Activity: From first line to last, give the material again unchanged.
+-------+
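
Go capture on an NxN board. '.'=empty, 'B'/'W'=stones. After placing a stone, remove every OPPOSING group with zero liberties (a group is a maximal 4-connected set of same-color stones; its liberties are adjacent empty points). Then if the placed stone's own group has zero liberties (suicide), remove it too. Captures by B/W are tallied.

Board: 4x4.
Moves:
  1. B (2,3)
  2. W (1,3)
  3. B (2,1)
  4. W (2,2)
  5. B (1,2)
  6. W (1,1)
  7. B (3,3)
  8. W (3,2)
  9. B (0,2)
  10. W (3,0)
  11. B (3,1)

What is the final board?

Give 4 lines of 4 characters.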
+-------+
Answer area:
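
Go capture on an NxN board. '.'=empty, 'B'/'W'=stones. After placing a stone, remove every OPPOSING group with zero liberties (a group is a maximal 4-connected set of same-color stones; its liberties are adjacent empty points). Then if the placed stone's own group has zero liberties (suicide), remove it too. Captures by B/W are tallied.

Board: 4x4.
Moves:
  1. B (2,3)
  2. W (1,3)
  3. B (2,1)
  4. W (2,2)
  5. B (1,2)
  6. W (1,1)
  7. B (3,3)
  8. W (3,2)
  9. B (0,2)
  10. W (3,0)
  11. B (3,1)

What is the final board?

Give 4 lines of 4 characters.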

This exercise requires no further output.